[Stored data]
#####

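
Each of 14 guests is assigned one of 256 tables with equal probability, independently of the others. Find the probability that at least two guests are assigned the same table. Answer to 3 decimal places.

0.304

It's easier to compute the probability that all 14 are distinct.
P(all distinct) = 256/256 · 255/256 · ··· · 243/256 ≈ 0.696.
So the probability of at least one match is 1 − 0.696 = 0.304.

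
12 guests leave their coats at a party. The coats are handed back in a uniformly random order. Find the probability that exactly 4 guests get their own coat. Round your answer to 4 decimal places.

Choose which 4 of the 12 are fixed: C(12,4) = 495 ways.
The remaining 8 must have no fixed point: D(8) = 14833.
P = 495·14833/479001600 = 2119/138240 ≈ 0.0153.

0.0153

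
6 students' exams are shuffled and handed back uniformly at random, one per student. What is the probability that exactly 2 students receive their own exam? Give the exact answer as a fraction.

3/16

Choose which 2 of the 6 are fixed: C(6,2) = 15 ways.
The remaining 4 must have no fixed point: D(4) = 9.
P = 15·9/720 = 3/16.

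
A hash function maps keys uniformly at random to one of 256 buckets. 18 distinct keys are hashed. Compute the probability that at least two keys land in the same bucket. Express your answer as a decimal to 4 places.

0.4576

It's easier to compute the probability that all 18 are distinct.
P(all distinct) = 256/256 · 255/256 · ··· · 239/256 ≈ 0.5424.
So the probability of at least one match is 1 − 0.5424 = 0.4576.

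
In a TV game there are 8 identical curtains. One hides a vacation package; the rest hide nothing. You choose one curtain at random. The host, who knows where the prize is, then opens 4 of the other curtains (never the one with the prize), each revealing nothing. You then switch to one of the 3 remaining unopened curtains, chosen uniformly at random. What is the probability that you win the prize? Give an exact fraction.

7/24

Your original curtain holds the prize with probability 1/8, so the other 7 collectively hold it with probability 7/8.
The host can always find 4 empty curtains to open, so the reveals don't change that 7/8; it is now spread over the 3 remaining unopened curtains.
P(win by switching) = (7/8) · (1/3) = 7/24.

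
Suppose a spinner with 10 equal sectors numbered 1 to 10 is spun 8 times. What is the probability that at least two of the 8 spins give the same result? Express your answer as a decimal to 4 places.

0.9819

P(all 8 different) = 10/10 · 9/10 · ··· · 3/10 ≈ 0.0181.
P(at least two equal) = 1 − 0.0181 = 0.9819.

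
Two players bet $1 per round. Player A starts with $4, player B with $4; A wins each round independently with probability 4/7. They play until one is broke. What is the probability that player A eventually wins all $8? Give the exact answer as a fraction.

Let r = q/p = (3/7)/(4/7) = 3/4. The recurrence P(i) = p·P(i+1) + q·P(i−1) with P(0)=0, P(8)=1 gives P(i) = (1 − r^i)/(1 − r^8).
P(4) = (1 − (3/4)^4) / (1 − (3/4)^8) = 256/337.

256/337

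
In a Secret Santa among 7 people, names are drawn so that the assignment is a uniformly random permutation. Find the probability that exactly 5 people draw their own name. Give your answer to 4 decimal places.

Choose which 5 of the 7 are fixed: C(7,5) = 21 ways.
The remaining 2 must have no fixed point: D(2) = 1.
P = 21·1/5040 = 1/240 ≈ 0.0042.

0.0042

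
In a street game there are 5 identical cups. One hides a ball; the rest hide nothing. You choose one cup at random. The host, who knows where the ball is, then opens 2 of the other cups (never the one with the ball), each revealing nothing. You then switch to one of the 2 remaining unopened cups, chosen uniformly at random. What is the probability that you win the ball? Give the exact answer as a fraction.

Your original cup holds the ball with probability 1/5, so the other 4 collectively hold it with probability 4/5.
The host can always find 2 empty cups to open, so the reveals don't change that 4/5; it is now spread over the 2 remaining unopened cups.
P(win by switching) = (4/5) · (1/2) = 2/5.

2/5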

#####

Render every record verbatim. Nothing should be left out.

Reply:
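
Each of 14 guests is assigned one of 256 tables with equal probability, independently of the others. Find the probability that at least two guests are assigned the same table. Answer to 3 decimal places.

0.304

It's easier to compute the probability that all 14 are distinct.
P(all distinct) = 256/256 · 255/256 · ··· · 243/256 ≈ 0.696.
So the probability of at least one match is 1 − 0.696 = 0.304.

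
12 guests leave their coats at a party. The coats are handed back in a uniformly random order. Find the probability that exactly 4 guests get their own coat. Round your answer to 4 decimal places.

Choose which 4 of the 12 are fixed: C(12,4) = 495 ways.
The remaining 8 must have no fixed point: D(8) = 14833.
P = 495·14833/479001600 = 2119/138240 ≈ 0.0153.

0.0153

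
6 students' exams are shuffled and handed back uniformly at random, one per student. What is the probability that exactly 2 students receive their own exam? Give the exact answer as a fraction.

3/16

Choose which 2 of the 6 are fixed: C(6,2) = 15 ways.
The remaining 4 must have no fixed point: D(4) = 9.
P = 15·9/720 = 3/16.

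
A hash function maps keys uniformly at random to one of 256 buckets. 18 distinct keys are hashed. Compute the probability that at least two keys land in the same bucket. Express your answer as a decimal to 4 places.

0.4576

It's easier to compute the probability that all 18 are distinct.
P(all distinct) = 256/256 · 255/256 · ··· · 239/256 ≈ 0.5424.
So the probability of at least one match is 1 − 0.5424 = 0.4576.

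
In a TV game there are 8 identical curtains. One hides a vacation package; the rest hide nothing. You choose one curtain at random. The host, who knows where the prize is, then opens 4 of the other curtains (never the one with the prize), each revealing nothing. You then switch to one of the 3 remaining unopened curtains, chosen uniformly at random. What is the probability that you win the prize? Give an exact fraction.

7/24

Your original curtain holds the prize with probability 1/8, so the other 7 collectively hold it with probability 7/8.
The host can always find 4 empty curtains to open, so the reveals don't change that 7/8; it is now spread over the 3 remaining unopened curtains.
P(win by switching) = (7/8) · (1/3) = 7/24.

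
Suppose a spinner with 10 equal sectors numbered 1 to 10 is spun 8 times. What is the probability that at least two of the 8 spins give the same result? Express your answer as a decimal to 4 places.

0.9819

P(all 8 different) = 10/10 · 9/10 · ··· · 3/10 ≈ 0.0181.
P(at least two equal) = 1 − 0.0181 = 0.9819.

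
Two players bet $1 per round. Player A starts with $4, player B with $4; A wins each round independently with probability 4/7. They play until one is broke. What is the probability that player A eventually wins all $8? Give the exact answer as a fraction.

Let r = q/p = (3/7)/(4/7) = 3/4. The recurrence P(i) = p·P(i+1) + q·P(i−1) with P(0)=0, P(8)=1 gives P(i) = (1 − r^i)/(1 − r^8).
P(4) = (1 − (3/4)^4) / (1 − (3/4)^8) = 256/337.

256/337

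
In a Secret Santa among 7 people, names are drawn so that the assignment is a uniformly random permutation. Find the probability that exactly 5 people draw their own name. Give your answer to 4 decimal places.

Choose which 5 of the 7 are fixed: C(7,5) = 21 ways.
The remaining 2 must have no fixed point: D(2) = 1.
P = 21·1/5040 = 1/240 ≈ 0.0042.

0.0042

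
In a street game there are 5 identical cups. One hides a ball; the rest hide nothing. You choose one cup at random. The host, who knows where the ball is, then opens 2 of the other cups (never the one with the ball), each revealing nothing. You then switch to one of the 2 remaining unopened cups, chosen uniformly at random. What is the probability that you win the ball? Give the exact answer as a fraction.

Your original cup holds the ball with probability 1/5, so the other 4 collectively hold it with probability 4/5.
The host can always find 2 empty cups to open, so the reveals don't change that 4/5; it is now spread over the 2 remaining unopened cups.
P(win by switching) = (4/5) · (1/2) = 2/5.

2/5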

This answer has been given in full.